### Problem to solve
Beginning with the first line, please repeat the entries exactly and end on the line that contains "Binding of ppGpp".

### Provided data
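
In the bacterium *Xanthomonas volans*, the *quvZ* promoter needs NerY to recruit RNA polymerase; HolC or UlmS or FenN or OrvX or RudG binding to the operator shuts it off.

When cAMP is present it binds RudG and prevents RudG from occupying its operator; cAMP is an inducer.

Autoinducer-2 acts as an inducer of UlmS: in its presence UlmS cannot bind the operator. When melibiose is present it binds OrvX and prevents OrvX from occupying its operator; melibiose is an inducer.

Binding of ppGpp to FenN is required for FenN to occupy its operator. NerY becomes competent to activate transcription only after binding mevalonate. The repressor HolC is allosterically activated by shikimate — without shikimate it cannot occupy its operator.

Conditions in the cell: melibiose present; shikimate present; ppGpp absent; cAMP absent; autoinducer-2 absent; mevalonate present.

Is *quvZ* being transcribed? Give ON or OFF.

OFF

Shikimate is present, so HolC is active.
Autoinducer-2 is absent, so UlmS is active.
ppGpp is absent, so FenN is inactive.
Melibiose is present, so OrvX is inactive.
cAMP is absent, so RudG is active.
Mevalonate is present, so NerY is active.
With repressor HolC bound, *quvZ* is not transcribed.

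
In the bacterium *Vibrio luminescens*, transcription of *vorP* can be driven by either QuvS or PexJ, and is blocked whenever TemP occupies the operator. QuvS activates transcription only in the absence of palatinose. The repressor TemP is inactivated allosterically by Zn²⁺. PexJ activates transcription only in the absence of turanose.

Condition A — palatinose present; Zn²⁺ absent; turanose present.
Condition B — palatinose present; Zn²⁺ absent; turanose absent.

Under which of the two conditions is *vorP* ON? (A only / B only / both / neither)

neither

Condition A:
Palatinose is present, so QuvS is inactive.
Zn²⁺ is absent, so TemP is active.
Turanose is present, so PexJ is inactive.
With repressor TemP bound, *vorP* is not transcribed.
→ *vorP* is OFF in A.
Condition B:
Palatinose is present, so QuvS is inactive.
Zn²⁺ is absent, so TemP is active.
Turanose is absent, so PexJ is active.
With repressor TemP bound, *vorP* is not transcribed.
→ *vorP* is OFF in B.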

### Solution
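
In the bacterium *Xanthomonas volans*, the *quvZ* promoter needs NerY to recruit RNA polymerase; HolC or UlmS or FenN or OrvX or RudG binding to the operator shuts it off.

When cAMP is present it binds RudG and prevents RudG from occupying its operator; cAMP is an inducer.

Autoinducer-2 acts as an inducer of UlmS: in its presence UlmS cannot bind the operator. When melibiose is present it binds OrvX and prevents OrvX from occupying its operator; melibiose is an inducer.

Binding of ppGpp to FenN is required for FenN to occupy its operator. NerY becomes competent to activate transcription only after binding mevalonate. The repressor HolC is allosterically activated by shikimate — without shikimate it cannot occupy its operator.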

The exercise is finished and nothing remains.